*** Opening DATA FOR REVIEW ***
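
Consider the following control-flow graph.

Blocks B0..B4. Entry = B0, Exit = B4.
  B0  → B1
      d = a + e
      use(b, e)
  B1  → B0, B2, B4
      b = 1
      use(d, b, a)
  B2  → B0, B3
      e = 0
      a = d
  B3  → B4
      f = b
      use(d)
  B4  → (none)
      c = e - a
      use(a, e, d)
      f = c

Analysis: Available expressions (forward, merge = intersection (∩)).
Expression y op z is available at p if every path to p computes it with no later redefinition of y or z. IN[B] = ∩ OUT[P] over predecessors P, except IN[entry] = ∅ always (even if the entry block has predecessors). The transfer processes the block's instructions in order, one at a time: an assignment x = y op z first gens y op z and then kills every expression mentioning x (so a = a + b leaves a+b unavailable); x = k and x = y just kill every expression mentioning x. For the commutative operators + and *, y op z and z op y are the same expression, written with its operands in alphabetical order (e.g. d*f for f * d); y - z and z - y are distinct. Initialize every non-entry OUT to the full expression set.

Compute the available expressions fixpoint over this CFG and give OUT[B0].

Converged values:
  B0:  IN={}  OUT={a+e}
  B1:  IN={a+e}  OUT={a+e}
  B2:  IN={a+e}  OUT={}
  B3:  IN={}  OUT={}
  B4:  IN={}  OUT={e-a}

Merge at B0 (entry node, so the boundary value {} is joined with the incoming edge(s)): IN[B0] = {} ∩ OUT[B1] ∩ OUT[B2] = {}
Applying B0's transfer function to that IN value gives OUT[B0] (row B0 above).

Answer: {a+e}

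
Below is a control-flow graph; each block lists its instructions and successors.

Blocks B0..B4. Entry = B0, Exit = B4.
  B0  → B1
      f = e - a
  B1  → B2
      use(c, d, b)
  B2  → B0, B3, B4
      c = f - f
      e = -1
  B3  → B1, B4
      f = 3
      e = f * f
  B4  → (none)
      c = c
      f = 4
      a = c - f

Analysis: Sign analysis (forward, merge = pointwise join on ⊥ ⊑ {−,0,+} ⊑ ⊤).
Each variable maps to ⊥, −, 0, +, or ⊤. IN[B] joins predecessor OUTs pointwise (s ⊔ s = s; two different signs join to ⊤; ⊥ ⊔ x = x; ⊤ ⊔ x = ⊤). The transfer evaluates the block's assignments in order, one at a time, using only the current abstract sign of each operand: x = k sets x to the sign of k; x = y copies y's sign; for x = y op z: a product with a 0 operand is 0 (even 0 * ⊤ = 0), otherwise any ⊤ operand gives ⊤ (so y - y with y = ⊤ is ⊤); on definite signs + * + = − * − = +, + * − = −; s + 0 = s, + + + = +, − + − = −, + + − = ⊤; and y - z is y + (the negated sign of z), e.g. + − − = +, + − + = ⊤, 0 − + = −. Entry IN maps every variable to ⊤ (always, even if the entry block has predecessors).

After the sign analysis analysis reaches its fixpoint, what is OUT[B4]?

Per-block solution:
  B0: | IN=(all ⊤) | OUT=(all ⊤)
  B1: | IN=(all ⊤) | OUT=(all ⊤)
  B2: | IN=(all ⊤) | OUT={e:-; rest ⊤}
  B3: | IN={e:-; rest ⊤} | OUT={e:+, f:+; rest ⊤}
  B4: | IN=(all ⊤) | OUT={f:+; rest ⊤}

Merge at B4: IN[B4] = OUT[B2] ⊔ OUT[B3] = {a: ⊤, b: ⊤, c: ⊤, d: ⊤, e: ⊤, f: ⊤}
Applying B4's transfer function to that IN value gives OUT[B4] (row B4 above).

Answer: {a: ⊤, b: ⊤, c: ⊤, d: ⊤, e: ⊤, f: +}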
*** Closing DATA FOR REVIEW ***
▶ **YOUR INSTRUCTIONS**: With every word kept as it is, set down the entries again.

▶ **ANSWER**:
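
Consider the following control-flow graph.

Blocks B0..B4. Entry = B0, Exit = B4.
  B0  → B1
      d = a + e
      use(b, e)
  B1  → B0, B2, B4
      b = 1
      use(d, b, a)
  B2  → B0, B3
      e = 0
      a = d
  B3  → B4
      f = b
      use(d)
  B4  → (none)
      c = e - a
      use(a, e, d)
      f = c

Analysis: Available expressions (forward, merge = intersection (∩)).
Expression y op z is available at p if every path to p computes it with no later redefinition of y or z. IN[B] = ∩ OUT[P] over predecessors P, except IN[entry] = ∅ always (even if the entry block has predecessors). The transfer processes the block's instructions in order, one at a time: an assignment x = y op z first gens y op z and then kills every expression mentioning x (so a = a + b leaves a+b unavailable); x = k and x = y just kill every expression mentioning x. For the commutative operators + and *, y op z and z op y are the same expression, written with its operands in alphabetical order (e.g. d*f for f * d); y - z and z - y are distinct. Initialize every non-entry OUT to the full expression set.

Compute the available expressions fixpoint over this CFG and give OUT[B0].

Converged values:
  B0:  IN={}  OUT={a+e}
  B1:  IN={a+e}  OUT={a+e}
  B2:  IN={a+e}  OUT={}
  B3:  IN={}  OUT={}
  B4:  IN={}  OUT={e-a}

Merge at B0 (entry node, so the boundary value {} is joined with the incoming edge(s)): IN[B0] = {} ∩ OUT[B1] ∩ OUT[B2] = {}
Applying B0's transfer function to that IN value gives OUT[B0] (row B0 above).

Answer: {a+e}

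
Below is a control-flow graph; each block lists its instructions and successors.

Blocks B0..B4. Entry = B0, Exit = B4.
  B0  → B1
      f = e - a
  B1  → B2
      use(c, d, b)
  B2  → B0, B3, B4
      c = f - f
      e = -1
  B3  → B1, B4
      f = 3
      e = f * f
  B4  → (none)
      c = c
      f = 4
      a = c - f

Analysis: Sign analysis (forward, merge = pointwise join on ⊥ ⊑ {−,0,+} ⊑ ⊤).
Each variable maps to ⊥, −, 0, +, or ⊤. IN[B] joins predecessor OUTs pointwise (s ⊔ s = s; two different signs join to ⊤; ⊥ ⊔ x = x; ⊤ ⊔ x = ⊤). The transfer evaluates the block's assignments in order, one at a time, using only the current abstract sign of each operand: x = k sets x to the sign of k; x = y copies y's sign; for x = y op z: a product with a 0 operand is 0 (even 0 * ⊤ = 0), otherwise any ⊤ operand gives ⊤ (so y - y with y = ⊤ is ⊤); on definite signs + * + = − * − = +, + * − = −; s + 0 = s, + + + = +, − + − = −, + + − = ⊤; and y - z is y + (the negated sign of z), e.g. + − − = +, + − + = ⊤, 0 − + = −. Entry IN maps every variable to ⊤ (always, even if the entry block has predecessors).

After the sign analysis analysis reaches its fixpoint, what is OUT[B4]?

Per-block solution:
  B0: | IN=(all ⊤) | OUT=(all ⊤)
  B1: | IN=(all ⊤) | OUT=(all ⊤)
  B2: | IN=(all ⊤) | OUT={e:-; rest ⊤}
  B3: | IN={e:-; rest ⊤} | OUT={e:+, f:+; rest ⊤}
  B4: | IN=(all ⊤) | OUT={f:+; rest ⊤}

Merge at B4: IN[B4] = OUT[B2] ⊔ OUT[B3] = {a: ⊤, b: ⊤, c: ⊤, d: ⊤, e: ⊤, f: ⊤}
Applying B4's transfer function to that IN value gives OUT[B4] (row B4 above).

Answer: {a: ⊤, b: ⊤, c: ⊤, d: ⊤, e: ⊤, f: +}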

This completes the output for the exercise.